-- Your goal --
Which lines run from the one containing "Among N^3-, Mg^2+, F^-, O^2-, Si^4+, and" to the end of the material below? Retype exactly those, both ends included, and nothing else.
═══ Task material
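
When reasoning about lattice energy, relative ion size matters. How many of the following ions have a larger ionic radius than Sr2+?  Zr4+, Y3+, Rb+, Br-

2

All of these have 36 electrons (isoelectronic). With the same electron cloud, the ion with the most protons pulls it in tightest. Nuclear charges: Zr4+ (Z=40), Y3+ (Z=39), Sr2+ (Z=38), Rb+ (Z=37), Br- (Z=35). Highest Z is smallest.
Ordering all of them (including Sr2+) by radius gives Zr4+ < Y3+ < Sr2+ < Rb+ < Br-. Count: 2.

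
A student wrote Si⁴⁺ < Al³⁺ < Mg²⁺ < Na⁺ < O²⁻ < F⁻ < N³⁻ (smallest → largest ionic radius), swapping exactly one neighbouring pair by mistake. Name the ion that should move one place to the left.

F⁻

Check each adjacent pair. O²⁻ and F⁻ are reversed: both have 10 electrons but Z(F)=9 > Z(O)=8, so F⁻ should be the smaller of the two. No other neighbouring pair contradicts the periodic trends, so F⁻ is the ion listed too late.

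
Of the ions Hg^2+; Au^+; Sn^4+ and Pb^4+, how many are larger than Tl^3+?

Tabulating Z and e⁻: Sn^4+ has 46 e⁻ (Z=50), Pb^4+ has 78 e⁻ (Z=82), Tl^3+ has 78 e⁻ (Z=81), Hg^2+ has 78 e⁻ (Z=80), Au^+ has 78 e⁻ (Z=79). Sn^4+ < Pb^4+ (same group, period 5 vs 6); Pb^4+ < Tl^3+ (both 78 e⁻, Z=82>81); Tl^3+ < Hg^2+ (isoelectronic, higher Z=81 is smaller); Hg^2+ < Au^+ (both 78 e⁻, Z=80>79).
Overall: Sn^4+ < Pb^4+ < Tl^3+ < Hg^2+ < Au^+. Tl^3+ has 2 below it and 2 above. Count: 2.

2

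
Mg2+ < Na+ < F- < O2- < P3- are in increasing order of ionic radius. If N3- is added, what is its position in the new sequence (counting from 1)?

Tabulating Z and e⁻: Mg2+: 10 e⁻, Z=12, Na+: 10 e⁻, Z=11, F-: 10 e⁻, Z=9, O2-: 10 e⁻, Z=8, N3-: 10 e⁻, Z=7, P3-: 18 e⁻, Z=15. Mg2+ < Na+ (both 10 e⁻, Z=12>11); Na+ < F- (both 10 e⁻, Z=11>9); F- < O2- (isoelectronic, higher Z=9 is smaller); O2- < N3- (both 10 e⁻, Z=8>7); N3- < P3- (same group, 1 shell fewer).
Merged order: Mg2+ < Na+ < F- < O2- < N3- < P3- — N3- is number 5.

5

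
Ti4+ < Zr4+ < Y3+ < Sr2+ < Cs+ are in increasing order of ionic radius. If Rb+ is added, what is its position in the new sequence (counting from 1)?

5

Electron counts and nuclear charges: Ti4+: 18 e⁻, Z=22, Zr4+: 36 e⁻, Z=40, Y3+: 36 e⁻, Z=39, Sr2+: 36 e⁻, Z=38, Rb+: 36 e⁻, Z=37, Cs+: 54 e⁻, Z=55. Ti4+ < Zr4+ (same group, period 4 vs 5); Zr4+ < Y3+ (isoelectronic, higher Z=40 is smaller); Y3+ < Sr2+ (both 36 e⁻, Z=39>38); Sr2+ < Rb+ (isoelectronic, higher Z=38 is smaller); Rb+ < Cs+ (same group, 1 shell fewer).
Putting Rb+ in gives Ti4+ < Zr4+ < Y3+ < Sr2+ < Rb+ < Cs+; it lands at slot 5.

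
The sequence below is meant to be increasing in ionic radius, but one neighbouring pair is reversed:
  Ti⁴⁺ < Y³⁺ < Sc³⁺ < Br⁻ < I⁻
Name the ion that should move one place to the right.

Y³⁺

Check each adjacent pair. Y³⁺ and Sc³⁺ are reversed: Sc³⁺ and Y³⁺ are in one column with the same charge; the lighter period-4 ion has one fewer shell and is smaller. No other neighbouring pair contradicts the periodic trends, so Y³⁺ is the ion listed too early.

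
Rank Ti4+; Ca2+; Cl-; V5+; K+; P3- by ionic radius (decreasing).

P3- > Cl- > K+ > Ca2+ > Ti4+ > V5+

These species are isoelectronic with 18 electrons. The only difference is the number of protons: V5+ (Z=23), Ti4+ (Z=22), Ca2+ (Z=20), K+ (Z=19), Cl- (Z=17), P3- (Z=15). The strongest nuclear pull (V5+) gives the smallest ion.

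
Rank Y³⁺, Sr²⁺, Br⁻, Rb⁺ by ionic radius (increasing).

All of these have 36 electrons (isoelectronic). With the same electron cloud, the ion with the most protons pulls it in tightest. Nuclear charges: Y³⁺ (Z=39), Sr²⁺ (Z=38), Rb⁺ (Z=37), Br⁻ (Z=35). Highest Z is smallest.

Y³⁺ < Sr²⁺ < Rb⁺ < Br⁻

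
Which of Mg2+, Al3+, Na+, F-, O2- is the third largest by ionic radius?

Na+

Isoelectronic series (10 e⁻ each). Size is set by nuclear charge: more protons means a smaller ion. Al3+ (Z=13), Mg2+ (Z=12), Na+ (Z=11), F- (Z=9), O2- (Z=8).
Ordering: Al3+ < Mg2+ < Na+ < F- < O2-. The third largest is Na+.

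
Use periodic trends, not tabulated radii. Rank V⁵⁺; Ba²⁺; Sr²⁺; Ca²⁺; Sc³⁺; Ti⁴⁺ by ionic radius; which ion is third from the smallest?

Work out protons and electrons: V⁵⁺: 18 e⁻, Z=23, Ti⁴⁺: 18 e⁻, Z=22, Sc³⁺: 18 e⁻, Z=21, Ca²⁺: 18 e⁻, Z=20, Sr²⁺: 36 e⁻, Z=38, Ba²⁺: 54 e⁻, Z=56. V⁵⁺ < Ti⁴⁺ (both 18 e⁻, Z=23>22); Ti⁴⁺ < Sc³⁺ (both 18 e⁻, Z=22>21); Sc³⁺ < Ca²⁺ (both 18 e⁻, Z=21>20); Ca²⁺ < Sr²⁺ (same group, period 4 vs 5); Sr²⁺ < Ba²⁺ (same group, 1 shell fewer).
So the order is V⁵⁺ < Ti⁴⁺ < Sc³⁺ < Ca²⁺ < Sr²⁺ < Ba²⁺; the 3rd-smallest ion is Sc³⁺.

Sc³⁺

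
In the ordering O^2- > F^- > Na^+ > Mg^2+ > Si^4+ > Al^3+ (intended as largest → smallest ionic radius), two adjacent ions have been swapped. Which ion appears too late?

Al^3+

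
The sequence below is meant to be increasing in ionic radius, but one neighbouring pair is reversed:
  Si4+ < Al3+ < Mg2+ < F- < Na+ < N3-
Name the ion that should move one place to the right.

Scanning neighbour by neighbour, only F-/Na+ violates a trend: both have 10 electrons but Z(Na)=11 > Z(F)=9, so Na+ should be the smaller of the two. That makes F- the one sitting a position early relative to where it belongs.

F-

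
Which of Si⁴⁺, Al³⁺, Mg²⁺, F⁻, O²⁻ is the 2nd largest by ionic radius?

F⁻

All of these have 10 electrons (isoelectronic). With the same electron cloud, the ion with the most protons pulls it in tightest. Nuclear charges: Si⁴⁺ (Z=14), Al³⁺ (Z=13), Mg²⁺ (Z=12), F⁻ (Z=9), O²⁻ (Z=8). Highest Z is smallest.
Ordering: Si⁴⁺ < Al³⁺ < Mg²⁺ < F⁻ < O²⁻. The 2nd largest is F⁻.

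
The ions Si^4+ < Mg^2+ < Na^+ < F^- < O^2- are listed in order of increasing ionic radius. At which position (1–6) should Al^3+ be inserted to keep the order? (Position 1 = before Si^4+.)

2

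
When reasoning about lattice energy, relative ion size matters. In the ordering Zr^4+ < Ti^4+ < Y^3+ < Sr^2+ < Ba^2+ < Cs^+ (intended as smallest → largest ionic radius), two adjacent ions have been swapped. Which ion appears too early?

Zr^4+

Check each adjacent pair. Zr^4+ and Ti^4+ are reversed: both in group 4 with the same charge; Ti^4+ (period 4) has the smaller radius. No other neighbouring pair contradicts the periodic trends, so Zr^4+ is the ion listed too early.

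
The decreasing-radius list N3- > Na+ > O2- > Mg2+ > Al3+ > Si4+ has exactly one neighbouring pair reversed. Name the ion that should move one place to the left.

O2-

Check each adjacent pair. Na+ and O2- are reversed: Na+ and O2- share 10 electrons; the higher nuclear charge on Na (Z=11) contracts it more, so Na+ < O2-. No other neighbouring pair contradicts the periodic trends, so O2- is the ion listed too late.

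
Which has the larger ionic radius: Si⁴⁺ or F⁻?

F⁻

Each ion has 10 electrons. The ranking follows nuclear charge in reverse — greater Z gives a smaller radius. Si⁴⁺ (Z=14), F⁻ (Z=9).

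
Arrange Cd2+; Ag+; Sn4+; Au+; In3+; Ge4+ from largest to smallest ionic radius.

First list Z and electron count for each: Ge4+ has 28 e⁻ (Z=32), Sn4+ has 46 e⁻ (Z=50), In3+ has 46 e⁻ (Z=49), Cd2+ has 46 e⁻ (Z=48), Ag+ has 46 e⁻ (Z=47), Au+ has 78 e⁻ (Z=79). Ge4+ < Sn4+ (same group, period 4 vs 5); Sn4+ < In3+ (both 46 e⁻, Z=50>49); In3+ < Cd2+ (isoelectronic, higher Z=49 is smaller); Cd2+ < Ag+ (isoelectronic, higher Z=48 is smaller); Ag+ < Au+ (same group, 1 shell fewer).

Au+ > Ag+ > Cd2+ > In3+ > Sn4+ > Ge4+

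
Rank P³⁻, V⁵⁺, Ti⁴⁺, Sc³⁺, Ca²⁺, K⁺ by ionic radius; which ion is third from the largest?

These species are isoelectronic with 18 electrons. The only difference is the number of protons: V⁵⁺ (Z=23), Ti⁴⁺ (Z=22), Sc³⁺ (Z=21), Ca²⁺ (Z=20), K⁺ (Z=19), P³⁻ (Z=15). The strongest nuclear pull (V⁵⁺) gives the smallest ion.
Ordering: V⁵⁺ < Ti⁴⁺ < Sc³⁺ < Ca²⁺ < K⁺ < P³⁻. The third largest is Ca²⁺.

Ca²⁺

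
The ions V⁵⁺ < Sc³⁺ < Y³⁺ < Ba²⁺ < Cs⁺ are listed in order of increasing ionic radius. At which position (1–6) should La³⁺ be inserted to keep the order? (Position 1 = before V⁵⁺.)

4

Tabulating Z and e⁻: V⁵⁺ (Z=23, 18 e⁻), Sc³⁺ (Z=21, 18 e⁻), Y³⁺ (Z=39, 36 e⁻), La³⁺ (Z=57, 54 e⁻), Ba²⁺ (Z=56, 54 e⁻), Cs⁺ (Z=55, 54 e⁻). V⁵⁺ < Sc³⁺ (isoelectronic, higher Z=23 is smaller); Sc³⁺ < Y³⁺ (same group, 1 shell fewer); Y³⁺ < La³⁺ (same group, 1 shell fewer); La³⁺ < Ba²⁺ (both 54 e⁻, Z=57>56); Ba²⁺ < Cs⁺ (both 54 e⁻, Z=56>55).
The complete sequence is V⁵⁺ < Sc³⁺ < Y³⁺ < La³⁺ < Ba²⁺ < Cs⁺. La³⁺ sits at position 4.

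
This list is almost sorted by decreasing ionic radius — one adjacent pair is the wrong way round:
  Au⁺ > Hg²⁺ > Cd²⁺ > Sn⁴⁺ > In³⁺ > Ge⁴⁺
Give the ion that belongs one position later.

Check each adjacent pair. Sn⁴⁺ and In³⁺ are reversed: Sn⁴⁺ and In³⁺ share 46 electrons; the higher nuclear charge on Sn (Z=50) contracts it more, so Sn⁴⁺ < In³⁺. No other neighbouring pair contradicts the periodic trends, so Sn⁴⁺ is the ion listed too early.

Sn⁴⁺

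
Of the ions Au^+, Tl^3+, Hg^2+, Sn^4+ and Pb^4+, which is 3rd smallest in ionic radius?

Tl^3+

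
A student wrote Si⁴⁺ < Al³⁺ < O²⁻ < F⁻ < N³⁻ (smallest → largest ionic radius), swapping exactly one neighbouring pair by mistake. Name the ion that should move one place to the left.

F⁻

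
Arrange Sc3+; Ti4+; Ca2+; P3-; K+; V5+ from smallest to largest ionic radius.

V5+ < Ti4+ < Sc3+ < Ca2+ < K+ < P3-

Each ion has 18 electrons. The ranking follows nuclear charge in reverse — greater Z gives a smaller radius. V5+ (Z=23), Ti4+ (Z=22), Sc3+ (Z=21), Ca2+ (Z=20), K+ (Z=19), P3- (Z=15).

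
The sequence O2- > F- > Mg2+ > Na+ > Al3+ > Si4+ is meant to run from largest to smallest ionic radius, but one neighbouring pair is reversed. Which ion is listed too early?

Mg2+

The pair Mg2+, Na+ is the wrong way round — both have 10 electrons but Z(Mg)=12 > Z(Na)=11, so Mg2+ should be the smaller of the two. All other adjacent pairs agree with periodic trends, so Mg2+ is the misplaced ion.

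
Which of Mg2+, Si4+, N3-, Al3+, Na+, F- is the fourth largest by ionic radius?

These species are isoelectronic with 10 electrons. The only difference is the number of protons: Si4+ (Z=14), Al3+ (Z=13), Mg2+ (Z=12), Na+ (Z=11), F- (Z=9), N3- (Z=7). The strongest nuclear pull (Si4+) gives the smallest ion.
Ordering: Si4+ < Al3+ < Mg2+ < Na+ < F- < N3-. The fourth largest is Mg2+.

Mg2+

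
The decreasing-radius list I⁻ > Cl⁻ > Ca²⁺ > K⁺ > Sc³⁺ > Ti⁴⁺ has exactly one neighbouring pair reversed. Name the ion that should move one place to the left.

Scanning neighbour by neighbour, only Ca²⁺/K⁺ violates a trend: both have 18 electrons but Z(Ca)=20 > Z(K)=19, so Ca²⁺ should be the smaller of the two. That makes K⁺ the one sitting a position late relative to where it belongs.

K⁺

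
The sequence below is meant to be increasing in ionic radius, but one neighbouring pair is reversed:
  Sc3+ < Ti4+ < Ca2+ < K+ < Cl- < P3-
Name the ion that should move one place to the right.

Sc3+

Check each adjacent pair. Sc3+ and Ti4+ are reversed: they are isoelectronic (18 e⁻) and Ti has more protons than Sc (22 vs 21), making Ti4+ smaller. No other neighbouring pair contradicts the periodic trends, so Sc3+ is the ion listed too early.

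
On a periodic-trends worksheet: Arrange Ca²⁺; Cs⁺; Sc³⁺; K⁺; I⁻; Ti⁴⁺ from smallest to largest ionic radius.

Ti⁴⁺ < Sc³⁺ < Ca²⁺ < K⁺ < Cs⁺ < I⁻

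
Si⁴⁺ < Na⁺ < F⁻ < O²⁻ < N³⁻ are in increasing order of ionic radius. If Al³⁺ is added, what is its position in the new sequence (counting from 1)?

These species are isoelectronic with 10 electrons. The only difference is the number of protons: Si⁴⁺ (Z=14), Al³⁺ (Z=13), Na⁺ (Z=11), F⁻ (Z=9), O²⁻ (Z=8), N³⁻ (Z=7). The strongest nuclear pull (Si⁴⁺) gives the smallest ion.
Putting Al³⁺ in gives Si⁴⁺ < Al³⁺ < Na⁺ < F⁻ < O²⁻ < N³⁻; it lands at slot 2.

2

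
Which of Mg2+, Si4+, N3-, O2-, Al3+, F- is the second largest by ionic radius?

All of these have 10 electrons (isoelectronic). With the same electron cloud, the ion with the most protons pulls it in tightest. Nuclear charges: Si4+ (Z=14), Al3+ (Z=13), Mg2+ (Z=12), F- (Z=9), O2- (Z=8), N3- (Z=7). Highest Z is smallest.
So the order is Si4+ < Al3+ < Mg2+ < F- < O2- < N3-; the 2nd-largest ion is O2-.

O2-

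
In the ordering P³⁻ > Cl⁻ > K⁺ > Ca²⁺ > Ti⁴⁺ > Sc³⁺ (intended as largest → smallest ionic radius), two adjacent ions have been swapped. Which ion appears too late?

Scanning neighbour by neighbour, only Ti⁴⁺/Sc³⁺ violates a trend: both have 18 electrons but Z(Ti)=22 > Z(Sc)=21, so Ti⁴⁺ should be the smaller of the two. That makes Sc³⁺ the one sitting a position late relative to where it belongs.

Sc³⁺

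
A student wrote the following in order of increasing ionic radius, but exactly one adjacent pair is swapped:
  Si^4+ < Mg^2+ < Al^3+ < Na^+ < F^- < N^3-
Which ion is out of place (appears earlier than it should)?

Mg^2+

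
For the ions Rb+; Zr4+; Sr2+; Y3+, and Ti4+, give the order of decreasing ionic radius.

Work out protons and electrons: Ti4+ (Z=22, 18 e⁻), Zr4+ (Z=40, 36 e⁻), Y3+ (Z=39, 36 e⁻), Sr2+ (Z=38, 36 e⁻), Rb+ (Z=37, 36 e⁻). Ti4+ < Zr4+ (same group, 1 shell fewer); Zr4+ < Y3+ (isoelectronic, higher Z=40 is smaller); Y3+ < Sr2+ (isoelectronic, higher Z=39 is smaller); Sr2+ < Rb+ (both 36 e⁻, Z=38>37).

Rb+ > Sr2+ > Y3+ > Zr4+ > Ti4+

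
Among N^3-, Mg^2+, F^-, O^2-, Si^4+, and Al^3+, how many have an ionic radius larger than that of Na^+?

Each ion has 10 electrons. The ranking follows nuclear charge in reverse — greater Z gives a smaller radius. Si^4+ (Z=14), Al^3+ (Z=13), Mg^2+ (Z=12), Na^+ (Z=11), F^- (Z=9), O^2- (Z=8), N^3- (Z=7).
Overall: Si^4+ < Al^3+ < Mg^2+ < Na^+ < F^- < O^2- < N^3-. Na^+ has 3 below it and 3 above. So 3 are larger.

3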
══════
-- Exercise result --
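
Among N^3-, Mg^2+, F^-, O^2-, Si^4+, and Al^3+, how many have an ionic radius larger than that of Na^+?

Each ion has 10 electrons. The ranking follows nuclear charge in reverse — greater Z gives a smaller radius. Si^4+ (Z=14), Al^3+ (Z=13), Mg^2+ (Z=12), Na^+ (Z=11), F^- (Z=9), O^2- (Z=8), N^3- (Z=7).
Overall: Si^4+ < Al^3+ < Mg^2+ < Na^+ < F^- < O^2- < N^3-. Na^+ has 3 below it and 3 above. So 3 are larger.

3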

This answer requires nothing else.